What is needed – Print each record below exactly as it appears.

Data to process –

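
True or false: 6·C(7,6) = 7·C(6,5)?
True

Explanation: Absorption identity k·C(n,k) = n·C(n-1,k-1). LHS = 6·7 = 42; RHS = 7·6 = 42.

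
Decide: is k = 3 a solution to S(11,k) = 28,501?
Yes

Explanation: S(11,3) = 3·S(10,3) + S(10,2) = 3·9,330 + 511 = 28,501, which equals 28,501.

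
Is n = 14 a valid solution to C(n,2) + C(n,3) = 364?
C(14,2) + C(14,3) = 91 + 364 = 455, which does not equal 364.
Final answer: No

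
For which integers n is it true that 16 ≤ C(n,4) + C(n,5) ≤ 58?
C(5,4)+C(5,5)=6; C(6,4)+C(6,5)=21; C(7,4)+C(7,5)=56; C(8,4)+C(8,5)=126. So valid n = 6, 7.

Answer: 6, 7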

Answer to this problem –
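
True or false: 6·C(7,6) = 7·C(6,5)?
True

Explanation: Absorption identity k·C(n,k) = n·C(n-1,k-1). LHS = 6·7 = 42; RHS = 7·6 = 42.

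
Decide: is k = 3 a solution to S(11,k) = 28,501?
Yes

Explanation: S(11,3) = 3·S(10,3) + S(10,2) = 3·9,330 + 511 = 28,501, which equals 28,501.

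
Is n = 14 a valid solution to C(n,2) + C(n,3) = 364?
C(14,2) + C(14,3) = 91 + 364 = 455, which does not equal 364.
Final answer: No

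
For which integers n is it true that 16 ≤ C(n,4) + C(n,5) ≤ 58?
C(5,4)+C(5,5)=6; C(6,4)+C(6,5)=21; C(7,4)+C(7,5)=56; C(8,4)+C(8,5)=126. So valid n = 6, 7.

Answer: 6, 7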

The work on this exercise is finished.